== Segment start ==

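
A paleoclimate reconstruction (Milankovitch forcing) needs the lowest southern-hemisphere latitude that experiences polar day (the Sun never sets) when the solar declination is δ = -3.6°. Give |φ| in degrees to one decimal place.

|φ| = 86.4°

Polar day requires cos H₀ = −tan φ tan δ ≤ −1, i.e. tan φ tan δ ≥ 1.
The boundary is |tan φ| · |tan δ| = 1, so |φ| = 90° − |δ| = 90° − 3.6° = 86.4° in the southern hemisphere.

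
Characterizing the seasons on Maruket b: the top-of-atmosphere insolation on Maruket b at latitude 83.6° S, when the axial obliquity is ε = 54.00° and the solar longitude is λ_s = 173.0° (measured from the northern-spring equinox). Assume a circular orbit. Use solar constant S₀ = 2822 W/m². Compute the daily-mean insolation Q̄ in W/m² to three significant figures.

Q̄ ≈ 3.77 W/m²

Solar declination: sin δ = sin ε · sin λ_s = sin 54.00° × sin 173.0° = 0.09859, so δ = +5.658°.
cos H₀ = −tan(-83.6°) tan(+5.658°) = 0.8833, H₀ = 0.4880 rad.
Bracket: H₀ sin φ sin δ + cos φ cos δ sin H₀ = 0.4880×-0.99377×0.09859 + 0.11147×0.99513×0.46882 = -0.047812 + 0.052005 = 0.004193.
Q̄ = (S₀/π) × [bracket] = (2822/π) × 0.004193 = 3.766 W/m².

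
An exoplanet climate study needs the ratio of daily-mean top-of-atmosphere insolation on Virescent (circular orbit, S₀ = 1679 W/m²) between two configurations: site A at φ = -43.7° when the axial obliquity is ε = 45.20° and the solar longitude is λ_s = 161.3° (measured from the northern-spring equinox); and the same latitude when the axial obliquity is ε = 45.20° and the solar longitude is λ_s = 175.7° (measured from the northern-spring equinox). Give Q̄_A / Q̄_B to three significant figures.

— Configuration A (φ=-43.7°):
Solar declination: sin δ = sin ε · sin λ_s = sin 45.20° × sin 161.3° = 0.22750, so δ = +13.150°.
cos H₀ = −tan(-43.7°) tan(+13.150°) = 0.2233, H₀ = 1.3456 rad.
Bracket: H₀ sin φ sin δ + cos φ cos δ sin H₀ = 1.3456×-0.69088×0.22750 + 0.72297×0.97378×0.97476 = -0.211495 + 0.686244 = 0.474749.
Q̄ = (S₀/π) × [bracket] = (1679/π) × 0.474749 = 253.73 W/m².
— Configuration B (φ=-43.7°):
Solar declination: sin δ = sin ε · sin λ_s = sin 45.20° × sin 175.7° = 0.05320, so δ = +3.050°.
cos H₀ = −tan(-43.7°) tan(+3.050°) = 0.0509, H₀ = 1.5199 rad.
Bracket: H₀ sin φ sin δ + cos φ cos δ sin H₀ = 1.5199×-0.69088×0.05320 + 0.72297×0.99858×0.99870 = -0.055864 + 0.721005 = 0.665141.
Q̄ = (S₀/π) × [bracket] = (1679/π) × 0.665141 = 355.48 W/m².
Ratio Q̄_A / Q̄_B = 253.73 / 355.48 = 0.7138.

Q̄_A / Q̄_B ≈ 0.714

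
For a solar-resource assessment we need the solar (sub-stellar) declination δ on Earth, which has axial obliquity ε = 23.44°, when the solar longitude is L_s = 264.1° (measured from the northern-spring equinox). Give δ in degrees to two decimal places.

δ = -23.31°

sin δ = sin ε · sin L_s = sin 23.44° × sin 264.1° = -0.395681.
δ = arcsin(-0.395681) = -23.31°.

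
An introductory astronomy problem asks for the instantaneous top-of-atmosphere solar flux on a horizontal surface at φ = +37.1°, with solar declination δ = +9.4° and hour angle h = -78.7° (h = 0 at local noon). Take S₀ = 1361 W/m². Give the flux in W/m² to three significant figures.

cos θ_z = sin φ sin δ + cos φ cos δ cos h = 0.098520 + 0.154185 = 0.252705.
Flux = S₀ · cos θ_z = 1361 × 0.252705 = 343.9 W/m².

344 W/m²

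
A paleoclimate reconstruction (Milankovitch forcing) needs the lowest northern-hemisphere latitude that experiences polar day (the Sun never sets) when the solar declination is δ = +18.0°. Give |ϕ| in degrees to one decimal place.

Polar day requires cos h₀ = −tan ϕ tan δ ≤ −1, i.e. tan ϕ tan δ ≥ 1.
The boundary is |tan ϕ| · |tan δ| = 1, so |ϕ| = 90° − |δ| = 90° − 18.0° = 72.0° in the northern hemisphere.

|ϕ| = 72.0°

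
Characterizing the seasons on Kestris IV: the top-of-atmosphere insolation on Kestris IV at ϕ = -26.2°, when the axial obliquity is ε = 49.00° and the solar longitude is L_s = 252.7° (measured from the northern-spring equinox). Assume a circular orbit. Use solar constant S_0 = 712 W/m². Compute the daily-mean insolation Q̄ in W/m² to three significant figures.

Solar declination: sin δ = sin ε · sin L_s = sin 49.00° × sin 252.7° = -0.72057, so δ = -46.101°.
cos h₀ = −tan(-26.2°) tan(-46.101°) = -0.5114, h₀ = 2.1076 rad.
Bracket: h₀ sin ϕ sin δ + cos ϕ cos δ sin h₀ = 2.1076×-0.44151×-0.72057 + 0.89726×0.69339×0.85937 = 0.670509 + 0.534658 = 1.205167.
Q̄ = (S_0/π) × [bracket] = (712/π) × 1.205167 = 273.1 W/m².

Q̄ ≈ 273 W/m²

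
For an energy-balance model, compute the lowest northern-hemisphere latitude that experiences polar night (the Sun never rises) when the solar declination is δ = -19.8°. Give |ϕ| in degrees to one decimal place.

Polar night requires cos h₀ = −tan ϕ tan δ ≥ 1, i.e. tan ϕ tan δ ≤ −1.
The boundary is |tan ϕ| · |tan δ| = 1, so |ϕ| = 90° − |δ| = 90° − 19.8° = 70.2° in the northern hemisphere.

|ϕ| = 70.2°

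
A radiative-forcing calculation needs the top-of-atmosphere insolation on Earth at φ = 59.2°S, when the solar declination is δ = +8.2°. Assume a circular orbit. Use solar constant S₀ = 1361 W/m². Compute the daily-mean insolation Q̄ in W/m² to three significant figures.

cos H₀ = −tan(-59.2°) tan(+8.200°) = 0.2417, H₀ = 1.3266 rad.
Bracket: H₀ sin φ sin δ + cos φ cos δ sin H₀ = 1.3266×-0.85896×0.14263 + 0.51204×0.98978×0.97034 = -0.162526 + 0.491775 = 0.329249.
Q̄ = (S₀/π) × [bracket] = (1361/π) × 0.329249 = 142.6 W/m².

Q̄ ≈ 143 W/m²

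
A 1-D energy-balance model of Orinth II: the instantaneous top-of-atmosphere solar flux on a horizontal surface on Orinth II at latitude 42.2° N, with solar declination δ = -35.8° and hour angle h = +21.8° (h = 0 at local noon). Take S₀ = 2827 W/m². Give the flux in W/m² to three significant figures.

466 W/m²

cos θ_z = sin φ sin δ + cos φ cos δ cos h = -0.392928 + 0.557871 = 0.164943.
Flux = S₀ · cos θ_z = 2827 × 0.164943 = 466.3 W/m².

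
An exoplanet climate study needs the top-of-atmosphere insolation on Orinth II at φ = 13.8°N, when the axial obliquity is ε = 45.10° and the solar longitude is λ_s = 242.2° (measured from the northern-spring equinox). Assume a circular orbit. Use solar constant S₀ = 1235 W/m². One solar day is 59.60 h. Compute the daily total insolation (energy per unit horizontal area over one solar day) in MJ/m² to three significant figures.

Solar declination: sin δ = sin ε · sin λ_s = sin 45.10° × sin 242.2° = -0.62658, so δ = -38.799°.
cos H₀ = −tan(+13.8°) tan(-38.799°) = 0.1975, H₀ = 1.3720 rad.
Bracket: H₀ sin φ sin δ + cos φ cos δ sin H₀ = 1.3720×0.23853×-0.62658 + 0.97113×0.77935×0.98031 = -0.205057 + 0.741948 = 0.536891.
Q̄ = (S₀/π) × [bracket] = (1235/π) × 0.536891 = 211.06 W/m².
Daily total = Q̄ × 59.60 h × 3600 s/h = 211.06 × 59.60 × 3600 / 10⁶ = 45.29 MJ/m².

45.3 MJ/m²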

== Segment end ==
== Segment start ==

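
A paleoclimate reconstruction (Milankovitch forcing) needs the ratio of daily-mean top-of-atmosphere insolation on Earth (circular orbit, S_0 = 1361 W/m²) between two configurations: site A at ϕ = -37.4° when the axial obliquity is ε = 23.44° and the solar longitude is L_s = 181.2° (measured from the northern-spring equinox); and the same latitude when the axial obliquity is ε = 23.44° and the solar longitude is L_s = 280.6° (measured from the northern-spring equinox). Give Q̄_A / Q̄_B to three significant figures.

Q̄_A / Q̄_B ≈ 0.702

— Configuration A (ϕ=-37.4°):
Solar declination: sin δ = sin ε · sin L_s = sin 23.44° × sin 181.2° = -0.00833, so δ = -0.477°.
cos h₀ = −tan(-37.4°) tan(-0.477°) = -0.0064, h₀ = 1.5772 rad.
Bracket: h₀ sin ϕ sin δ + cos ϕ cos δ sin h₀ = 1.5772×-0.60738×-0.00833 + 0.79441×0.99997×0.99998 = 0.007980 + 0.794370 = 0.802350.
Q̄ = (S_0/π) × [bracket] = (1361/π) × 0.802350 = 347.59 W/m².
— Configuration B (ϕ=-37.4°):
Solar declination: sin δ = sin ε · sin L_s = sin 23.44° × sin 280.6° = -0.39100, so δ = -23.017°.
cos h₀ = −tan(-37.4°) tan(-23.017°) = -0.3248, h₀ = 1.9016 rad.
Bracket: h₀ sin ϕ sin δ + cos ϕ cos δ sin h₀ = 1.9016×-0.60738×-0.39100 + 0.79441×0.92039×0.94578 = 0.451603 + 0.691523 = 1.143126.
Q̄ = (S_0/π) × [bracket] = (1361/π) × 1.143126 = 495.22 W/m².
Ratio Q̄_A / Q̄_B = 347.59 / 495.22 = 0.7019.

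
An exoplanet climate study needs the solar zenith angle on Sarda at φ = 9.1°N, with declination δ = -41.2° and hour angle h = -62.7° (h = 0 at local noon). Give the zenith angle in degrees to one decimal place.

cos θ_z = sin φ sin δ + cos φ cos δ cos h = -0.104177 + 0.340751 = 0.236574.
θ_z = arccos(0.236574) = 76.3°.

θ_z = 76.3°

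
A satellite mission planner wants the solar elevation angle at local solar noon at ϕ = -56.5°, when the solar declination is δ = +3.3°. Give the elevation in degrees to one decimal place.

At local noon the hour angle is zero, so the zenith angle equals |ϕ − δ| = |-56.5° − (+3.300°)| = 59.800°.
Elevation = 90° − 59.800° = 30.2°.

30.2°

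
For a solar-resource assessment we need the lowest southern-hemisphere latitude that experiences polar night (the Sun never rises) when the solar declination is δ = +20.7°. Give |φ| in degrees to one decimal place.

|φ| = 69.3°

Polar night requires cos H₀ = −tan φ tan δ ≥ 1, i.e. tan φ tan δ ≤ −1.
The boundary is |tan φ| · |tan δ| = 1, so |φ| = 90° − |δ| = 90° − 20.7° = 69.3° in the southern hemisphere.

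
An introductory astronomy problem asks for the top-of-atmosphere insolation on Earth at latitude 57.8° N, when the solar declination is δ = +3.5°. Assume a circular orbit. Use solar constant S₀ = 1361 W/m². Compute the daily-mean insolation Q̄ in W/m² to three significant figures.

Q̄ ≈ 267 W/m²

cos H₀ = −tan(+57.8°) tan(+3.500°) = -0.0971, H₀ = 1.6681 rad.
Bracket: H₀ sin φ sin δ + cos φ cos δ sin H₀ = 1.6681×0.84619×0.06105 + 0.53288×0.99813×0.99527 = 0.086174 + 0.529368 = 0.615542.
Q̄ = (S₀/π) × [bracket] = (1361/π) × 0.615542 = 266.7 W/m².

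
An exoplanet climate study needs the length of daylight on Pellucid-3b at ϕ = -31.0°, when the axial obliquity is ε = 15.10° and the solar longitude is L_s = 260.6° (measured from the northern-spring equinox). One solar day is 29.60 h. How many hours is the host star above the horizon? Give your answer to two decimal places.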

== Segment end ==

=== Work instruction ===
Your reply is to repeat, unchanged, the lines above running from the one with "For a solar-resource assessment we need the lowest" up to and including the one with "An exoplanet climate study needs the length".

=== Answer area ===
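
For a solar-resource assessment we need the lowest southern-hemisphere latitude that experiences polar night (the Sun never rises) when the solar declination is δ = +20.7°. Give |φ| in degrees to one decimal place.

|φ| = 69.3°

Polar night requires cos H₀ = −tan φ tan δ ≥ 1, i.e. tan φ tan δ ≤ −1.
The boundary is |tan φ| · |tan δ| = 1, so |φ| = 90° − |δ| = 90° − 20.7° = 69.3° in the southern hemisphere.

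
An introductory astronomy problem asks for the top-of-atmosphere insolation on Earth at latitude 57.8° N, when the solar declination is δ = +3.5°. Assume a circular orbit. Use solar constant S₀ = 1361 W/m². Compute the daily-mean insolation Q̄ in W/m² to three significant figures.

Q̄ ≈ 267 W/m²

cos H₀ = −tan(+57.8°) tan(+3.500°) = -0.0971, H₀ = 1.6681 rad.
Bracket: H₀ sin φ sin δ + cos φ cos δ sin H₀ = 1.6681×0.84619×0.06105 + 0.53288×0.99813×0.99527 = 0.086174 + 0.529368 = 0.615542.
Q̄ = (S₀/π) × [bracket] = (1361/π) × 0.615542 = 266.7 W/m².

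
An exoplanet climate study needs the length of daylight on Pellucid-3b at ϕ = -31.0°, when the axial obliquity is ε = 15.10° and the solar longitude is L_s = 260.6° (measured from the northern-spring equinox). One solar day is 29.60 h. How many hours is the host star above the horizon? Give your answer to two decimal places.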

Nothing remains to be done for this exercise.